• **TRY IT**
Could you set down exactly the lines of the data below, starting at the one that holds "A laboratory study" and ending at the one that holds "D(t) = [k_1 L₀/(k_a−k_1)]", both included, and only those?

• **RECORDS FOR PROCESSING**
# # # # # # #
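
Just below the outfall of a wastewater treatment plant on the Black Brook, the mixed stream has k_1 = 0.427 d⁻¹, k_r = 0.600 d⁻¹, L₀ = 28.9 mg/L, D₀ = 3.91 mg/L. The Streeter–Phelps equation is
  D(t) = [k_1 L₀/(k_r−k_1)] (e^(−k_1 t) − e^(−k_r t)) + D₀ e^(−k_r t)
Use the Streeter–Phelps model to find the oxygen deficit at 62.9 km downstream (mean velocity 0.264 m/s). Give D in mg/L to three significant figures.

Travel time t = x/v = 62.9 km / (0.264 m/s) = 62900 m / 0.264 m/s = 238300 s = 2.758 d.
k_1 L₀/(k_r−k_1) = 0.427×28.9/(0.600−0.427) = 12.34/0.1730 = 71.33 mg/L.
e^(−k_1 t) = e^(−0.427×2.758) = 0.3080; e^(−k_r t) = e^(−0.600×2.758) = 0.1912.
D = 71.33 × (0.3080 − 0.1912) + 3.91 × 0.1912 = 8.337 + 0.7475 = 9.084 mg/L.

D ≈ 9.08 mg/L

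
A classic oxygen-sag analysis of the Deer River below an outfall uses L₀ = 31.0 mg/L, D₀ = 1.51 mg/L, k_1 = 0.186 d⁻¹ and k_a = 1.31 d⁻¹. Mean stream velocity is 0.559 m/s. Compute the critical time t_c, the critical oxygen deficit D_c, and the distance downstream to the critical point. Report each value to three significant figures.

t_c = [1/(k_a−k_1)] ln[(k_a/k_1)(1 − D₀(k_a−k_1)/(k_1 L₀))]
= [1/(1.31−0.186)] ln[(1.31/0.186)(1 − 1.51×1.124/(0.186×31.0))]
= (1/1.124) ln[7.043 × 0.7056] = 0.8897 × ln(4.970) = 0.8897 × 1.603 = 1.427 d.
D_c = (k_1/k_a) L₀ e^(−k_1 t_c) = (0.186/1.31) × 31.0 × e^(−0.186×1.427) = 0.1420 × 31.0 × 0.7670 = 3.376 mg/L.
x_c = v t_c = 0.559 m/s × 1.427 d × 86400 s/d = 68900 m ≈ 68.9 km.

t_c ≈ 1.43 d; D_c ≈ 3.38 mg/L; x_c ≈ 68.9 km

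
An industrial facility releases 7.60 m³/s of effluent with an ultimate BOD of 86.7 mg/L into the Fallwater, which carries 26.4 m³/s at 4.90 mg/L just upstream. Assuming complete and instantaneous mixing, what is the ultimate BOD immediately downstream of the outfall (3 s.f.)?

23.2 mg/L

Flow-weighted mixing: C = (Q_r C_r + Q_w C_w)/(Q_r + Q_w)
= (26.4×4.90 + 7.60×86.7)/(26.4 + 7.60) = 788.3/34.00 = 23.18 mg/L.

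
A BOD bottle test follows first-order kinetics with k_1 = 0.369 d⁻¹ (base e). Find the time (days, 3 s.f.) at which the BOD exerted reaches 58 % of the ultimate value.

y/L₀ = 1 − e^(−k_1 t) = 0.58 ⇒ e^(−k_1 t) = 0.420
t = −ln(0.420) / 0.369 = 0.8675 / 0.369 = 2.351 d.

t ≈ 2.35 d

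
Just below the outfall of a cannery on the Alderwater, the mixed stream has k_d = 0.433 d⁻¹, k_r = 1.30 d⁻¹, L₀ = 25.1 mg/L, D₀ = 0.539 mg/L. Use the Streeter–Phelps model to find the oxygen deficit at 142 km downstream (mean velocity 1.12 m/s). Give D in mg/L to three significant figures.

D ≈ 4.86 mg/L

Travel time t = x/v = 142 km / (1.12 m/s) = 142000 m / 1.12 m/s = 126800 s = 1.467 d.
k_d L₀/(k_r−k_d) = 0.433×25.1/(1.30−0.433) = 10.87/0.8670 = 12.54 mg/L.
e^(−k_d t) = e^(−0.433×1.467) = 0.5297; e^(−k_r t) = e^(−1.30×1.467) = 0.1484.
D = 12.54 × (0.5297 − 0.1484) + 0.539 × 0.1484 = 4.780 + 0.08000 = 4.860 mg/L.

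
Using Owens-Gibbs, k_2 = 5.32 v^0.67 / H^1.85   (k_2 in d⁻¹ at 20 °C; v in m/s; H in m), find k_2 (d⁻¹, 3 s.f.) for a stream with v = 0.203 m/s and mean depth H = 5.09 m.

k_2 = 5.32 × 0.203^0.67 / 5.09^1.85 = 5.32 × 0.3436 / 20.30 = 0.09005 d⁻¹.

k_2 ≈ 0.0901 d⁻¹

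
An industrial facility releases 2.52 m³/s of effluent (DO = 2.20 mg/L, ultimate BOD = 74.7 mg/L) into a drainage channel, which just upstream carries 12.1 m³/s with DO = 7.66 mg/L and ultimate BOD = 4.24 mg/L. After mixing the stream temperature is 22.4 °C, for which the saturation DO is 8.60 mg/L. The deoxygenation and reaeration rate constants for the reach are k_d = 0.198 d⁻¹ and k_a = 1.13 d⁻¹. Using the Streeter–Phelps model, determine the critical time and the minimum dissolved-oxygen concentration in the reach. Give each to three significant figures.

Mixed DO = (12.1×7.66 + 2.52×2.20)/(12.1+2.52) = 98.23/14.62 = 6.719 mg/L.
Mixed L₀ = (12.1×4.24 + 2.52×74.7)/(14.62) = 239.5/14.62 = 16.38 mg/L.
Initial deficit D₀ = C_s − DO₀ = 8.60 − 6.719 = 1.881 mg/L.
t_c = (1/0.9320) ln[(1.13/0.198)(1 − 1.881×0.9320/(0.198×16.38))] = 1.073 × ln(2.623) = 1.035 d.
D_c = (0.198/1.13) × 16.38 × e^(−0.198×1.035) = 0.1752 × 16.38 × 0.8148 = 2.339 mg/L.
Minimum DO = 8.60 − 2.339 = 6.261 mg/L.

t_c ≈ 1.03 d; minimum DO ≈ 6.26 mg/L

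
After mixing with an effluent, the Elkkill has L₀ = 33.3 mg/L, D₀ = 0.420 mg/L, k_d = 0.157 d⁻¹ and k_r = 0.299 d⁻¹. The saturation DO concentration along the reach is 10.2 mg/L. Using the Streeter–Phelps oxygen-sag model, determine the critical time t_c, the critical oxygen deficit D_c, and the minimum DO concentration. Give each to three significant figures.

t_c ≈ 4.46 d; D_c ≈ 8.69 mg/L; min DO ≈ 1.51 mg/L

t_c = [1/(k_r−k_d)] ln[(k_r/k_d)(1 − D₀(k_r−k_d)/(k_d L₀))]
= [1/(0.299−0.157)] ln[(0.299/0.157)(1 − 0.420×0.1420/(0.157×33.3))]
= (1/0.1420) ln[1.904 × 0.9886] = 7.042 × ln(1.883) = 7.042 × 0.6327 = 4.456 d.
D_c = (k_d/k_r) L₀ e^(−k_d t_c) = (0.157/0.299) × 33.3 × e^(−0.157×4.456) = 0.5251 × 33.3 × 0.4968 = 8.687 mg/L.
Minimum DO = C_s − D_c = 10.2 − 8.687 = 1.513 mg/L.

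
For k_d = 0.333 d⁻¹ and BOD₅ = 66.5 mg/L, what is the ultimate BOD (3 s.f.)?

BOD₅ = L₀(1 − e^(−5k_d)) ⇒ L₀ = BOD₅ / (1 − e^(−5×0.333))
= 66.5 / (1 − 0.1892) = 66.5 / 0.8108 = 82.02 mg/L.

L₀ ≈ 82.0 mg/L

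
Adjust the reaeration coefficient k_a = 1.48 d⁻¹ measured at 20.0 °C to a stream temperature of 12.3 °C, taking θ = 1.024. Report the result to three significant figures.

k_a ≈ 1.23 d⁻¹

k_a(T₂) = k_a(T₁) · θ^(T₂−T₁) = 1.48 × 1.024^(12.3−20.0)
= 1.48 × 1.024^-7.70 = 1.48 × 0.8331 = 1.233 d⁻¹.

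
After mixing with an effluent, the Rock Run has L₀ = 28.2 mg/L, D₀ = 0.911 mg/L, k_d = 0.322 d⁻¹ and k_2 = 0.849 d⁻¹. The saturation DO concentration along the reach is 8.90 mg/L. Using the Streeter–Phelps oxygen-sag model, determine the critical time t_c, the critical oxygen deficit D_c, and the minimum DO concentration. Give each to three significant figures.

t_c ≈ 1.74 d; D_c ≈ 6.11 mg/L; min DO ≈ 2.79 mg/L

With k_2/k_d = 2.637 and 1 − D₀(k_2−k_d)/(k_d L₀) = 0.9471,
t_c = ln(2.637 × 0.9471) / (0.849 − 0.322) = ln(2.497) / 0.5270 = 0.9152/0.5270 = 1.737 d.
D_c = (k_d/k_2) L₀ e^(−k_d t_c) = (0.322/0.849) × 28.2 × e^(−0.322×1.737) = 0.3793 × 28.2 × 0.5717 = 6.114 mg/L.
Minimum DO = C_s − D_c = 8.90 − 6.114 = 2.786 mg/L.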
# # # # # # #
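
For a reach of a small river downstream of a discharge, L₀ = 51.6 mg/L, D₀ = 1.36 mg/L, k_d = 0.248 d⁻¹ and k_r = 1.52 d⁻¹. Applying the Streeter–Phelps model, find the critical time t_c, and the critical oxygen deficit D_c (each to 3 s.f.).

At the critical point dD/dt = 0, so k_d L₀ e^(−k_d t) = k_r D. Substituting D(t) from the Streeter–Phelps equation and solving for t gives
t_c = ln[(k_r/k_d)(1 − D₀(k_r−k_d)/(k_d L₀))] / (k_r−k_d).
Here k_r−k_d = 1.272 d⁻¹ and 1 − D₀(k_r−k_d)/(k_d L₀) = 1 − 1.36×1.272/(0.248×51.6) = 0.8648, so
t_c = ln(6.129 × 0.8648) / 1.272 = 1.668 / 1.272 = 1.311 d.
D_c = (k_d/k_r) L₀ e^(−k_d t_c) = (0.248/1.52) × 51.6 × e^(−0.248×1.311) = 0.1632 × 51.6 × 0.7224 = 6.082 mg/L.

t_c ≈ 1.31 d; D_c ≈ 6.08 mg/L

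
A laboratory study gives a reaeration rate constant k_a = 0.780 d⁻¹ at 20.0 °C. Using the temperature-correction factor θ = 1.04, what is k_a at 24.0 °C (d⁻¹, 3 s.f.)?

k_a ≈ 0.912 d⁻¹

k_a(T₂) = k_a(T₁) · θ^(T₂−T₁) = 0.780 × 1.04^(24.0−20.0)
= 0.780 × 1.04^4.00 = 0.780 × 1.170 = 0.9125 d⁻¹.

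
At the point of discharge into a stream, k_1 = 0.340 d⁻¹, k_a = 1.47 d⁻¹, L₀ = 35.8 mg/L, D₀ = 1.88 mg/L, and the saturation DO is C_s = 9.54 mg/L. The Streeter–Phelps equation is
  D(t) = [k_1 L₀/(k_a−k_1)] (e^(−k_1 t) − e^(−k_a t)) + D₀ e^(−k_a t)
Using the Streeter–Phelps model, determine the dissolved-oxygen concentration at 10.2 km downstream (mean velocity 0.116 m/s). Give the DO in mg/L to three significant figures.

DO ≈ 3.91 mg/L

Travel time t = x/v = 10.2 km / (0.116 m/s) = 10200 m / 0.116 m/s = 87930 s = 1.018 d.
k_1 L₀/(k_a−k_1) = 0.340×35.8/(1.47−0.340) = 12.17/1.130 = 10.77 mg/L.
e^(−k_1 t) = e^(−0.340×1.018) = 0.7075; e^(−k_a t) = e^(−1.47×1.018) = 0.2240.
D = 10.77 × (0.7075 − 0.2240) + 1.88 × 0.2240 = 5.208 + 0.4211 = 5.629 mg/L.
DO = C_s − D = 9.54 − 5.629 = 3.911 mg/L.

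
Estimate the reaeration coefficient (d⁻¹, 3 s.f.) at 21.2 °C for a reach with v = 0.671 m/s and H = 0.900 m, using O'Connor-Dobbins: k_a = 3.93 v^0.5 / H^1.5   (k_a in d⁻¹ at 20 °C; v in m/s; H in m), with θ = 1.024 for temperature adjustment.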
# # # # # # #
• **EXERCISE RESPONSE**
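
A laboratory study gives a reaeration rate constant k_a = 0.780 d⁻¹ at 20.0 °C. Using the temperature-correction factor θ = 1.04, what is k_a at 24.0 °C (d⁻¹, 3 s.f.)?

k_a ≈ 0.912 d⁻¹

k_a(T₂) = k_a(T₁) · θ^(T₂−T₁) = 0.780 × 1.04^(24.0−20.0)
= 0.780 × 1.04^4.00 = 0.780 × 1.170 = 0.9125 d⁻¹.

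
At the point of discharge into a stream, k_1 = 0.340 d⁻¹, k_a = 1.47 d⁻¹, L₀ = 35.8 mg/L, D₀ = 1.88 mg/L, and the saturation DO is C_s = 9.54 mg/L. The Streeter–Phelps equation is
  D(t) = [k_1 L₀/(k_a−k_1)] (e^(−k_1 t) − e^(−k_a t)) + D₀ e^(−k_a t)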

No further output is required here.